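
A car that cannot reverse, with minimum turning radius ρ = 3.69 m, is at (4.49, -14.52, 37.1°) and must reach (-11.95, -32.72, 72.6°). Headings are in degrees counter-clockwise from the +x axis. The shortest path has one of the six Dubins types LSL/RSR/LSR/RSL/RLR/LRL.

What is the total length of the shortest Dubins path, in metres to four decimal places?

43.1927 m

Let ψ = atan2(Δy, Δx) = atan2(-18.20, -16.44) = -132.0914° be the start→goal bearing.
Normalize: d = |goal − start| / ρ = 24.525774/3.69 = 6.646551, α = (θ_start − ψ) mod 360° = 169.1914° = 2.952947 rad, β = (θ_goal − ψ) mod 360° = 204.6914° = 3.572539 rad.
Common terms: sin α = 0.187529, cos α = -0.982259, sin β = -0.417731, cos β = -0.908571, cos(α−β) = 0.814116, d² = 44.176644. Work in radians in the unit-radius frame; every candidate has L = ρ·(t + p + q).
LSL: p² = 2 + d² − 2cos(α−β) + 2d(sin α − sin β) = 52.594189; p = √p² = 7.252185; φ = atan2(cos β − cos α, d + sin α − sin β) = 0.010161 rad; t = (φ − α) mod 2π = 3.340399 rad, q = (β − φ) mod 2π = 3.562378 rad → L = 3.69·(3.340399 + 7.252185 + 3.562378) = 3.69·14.154962 = 52.231811 m
RSR: p² = 2 + d² − 2cos(α−β) + 2d(sin β − sin α) = 36.502637; p = √p² = 6.041741; φ = atan2(cos α − cos β, d − sin α + sin β) = -0.012197 rad; t = (α − φ) mod 2π = 2.965144 rad, q = (φ − β) mod 2π = 2.698450 rad → L = 3.69·(2.965144 + 6.041741 + 2.698450) = 3.69·11.705335 = 43.192685 m
LSR: p² = d² − 2 + 2cos(α−β) + 2d(sin α + sin β) = 40.744777; p = √p² = 6.383164; φ = atan2(−cos α − cos β, d + sin α + sin β) − atan2(−2, p) = 0.590213 rad; t = (φ − α) mod 2π = 3.920452 rad, q = (φ − β) mod 2π = 3.300860 rad → L = 3.69·(3.920452 + 6.383164 + 3.300860) = 3.69·13.604475 = 50.200512 m
RSL: p² = d² − 2 + 2cos(α−β) − 2d(sin α + sin β) = 46.864973; p = √p² = 6.845800; φ = atan2(cos α + cos β, d − sin α − sin β) − atan2(2, p) = -0.552568 rad; t = (α − φ) mod 2π = 3.505515 rad, q = (β − φ) mod 2π = 4.125107 rad → L = 3.69·(3.505515 + 6.845800 + 4.125107) = 3.69·14.476422 = 53.417997 m
RLR: c = (6 − d² + 2cos(α−β) + 2d(sin α − sin β))/8 = -3.562830, |c| > 1 → infeasible
LRL: c = (6 − d² + 2cos(α−β) − 2d(sin α − sin β))/8 = -5.574274, |c| > 1 → infeasible
Shortest: RSR with L = 43.192685 m ≈ 43.1927 m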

──────────

Problem to solve:
Down to the last line, retype the entries above exactly.

Answer box:
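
A car that cannot reverse, with minimum turning radius ρ = 3.69 m, is at (4.49, -14.52, 37.1°) and must reach (-11.95, -32.72, 72.6°). Headings are in degrees counter-clockwise from the +x axis. The shortest path has one of the six Dubins types LSL/RSR/LSR/RSL/RLR/LRL.

What is the total length of the shortest Dubins path, in metres to four decimal places?

43.1927 m

Let ψ = atan2(Δy, Δx) = atan2(-18.20, -16.44) = -132.0914° be the start→goal bearing.
Normalize: d = |goal − start| / ρ = 24.525774/3.69 = 6.646551, α = (θ_start − ψ) mod 360° = 169.1914° = 2.952947 rad, β = (θ_goal − ψ) mod 360° = 204.6914° = 3.572539 rad.
Common terms: sin α = 0.187529, cos α = -0.982259, sin β = -0.417731, cos β = -0.908571, cos(α−β) = 0.814116, d² = 44.176644. Work in radians in the unit-radius frame; every candidate has L = ρ·(t + p + q).
LSL: p² = 2 + d² − 2cos(α−β) + 2d(sin α − sin β) = 52.594189; p = √p² = 7.252185; φ = atan2(cos β − cos α, d + sin α − sin β) = 0.010161 rad; t = (φ − α) mod 2π = 3.340399 rad, q = (β − φ) mod 2π = 3.562378 rad → L = 3.69·(3.340399 + 7.252185 + 3.562378) = 3.69·14.154962 = 52.231811 m
RSR: p² = 2 + d² − 2cos(α−β) + 2d(sin β − sin α) = 36.502637; p = √p² = 6.041741; φ = atan2(cos α − cos β, d − sin α + sin β) = -0.012197 rad; t = (α − φ) mod 2π = 2.965144 rad, q = (φ − β) mod 2π = 2.698450 rad → L = 3.69·(2.965144 + 6.041741 + 2.698450) = 3.69·11.705335 = 43.192685 m
LSR: p² = d² − 2 + 2cos(α−β) + 2d(sin α + sin β) = 40.744777; p = √p² = 6.383164; φ = atan2(−cos α − cos β, d + sin α + sin β) − atan2(−2, p) = 0.590213 rad; t = (φ − α) mod 2π = 3.920452 rad, q = (φ − β) mod 2π = 3.300860 rad → L = 3.69·(3.920452 + 6.383164 + 3.300860) = 3.69·13.604475 = 50.200512 m
RSL: p² = d² − 2 + 2cos(α−β) − 2d(sin α + sin β) = 46.864973; p = √p² = 6.845800; φ = atan2(cos α + cos β, d − sin α − sin β) − atan2(2, p) = -0.552568 rad; t = (α − φ) mod 2π = 3.505515 rad, q = (β − φ) mod 2π = 4.125107 rad → L = 3.69·(3.505515 + 6.845800 + 4.125107) = 3.69·14.476422 = 53.417997 m
RLR: c = (6 − d² + 2cos(α−β) + 2d(sin α − sin β))/8 = -3.562830, |c| > 1 → infeasible
LRL: c = (6 − d² + 2cos(α−β) − 2d(sin α − sin β))/8 = -5.574274, |c| > 1 → infeasible
Shortest: RSR with L = 43.192685 m ≈ 43.1927 m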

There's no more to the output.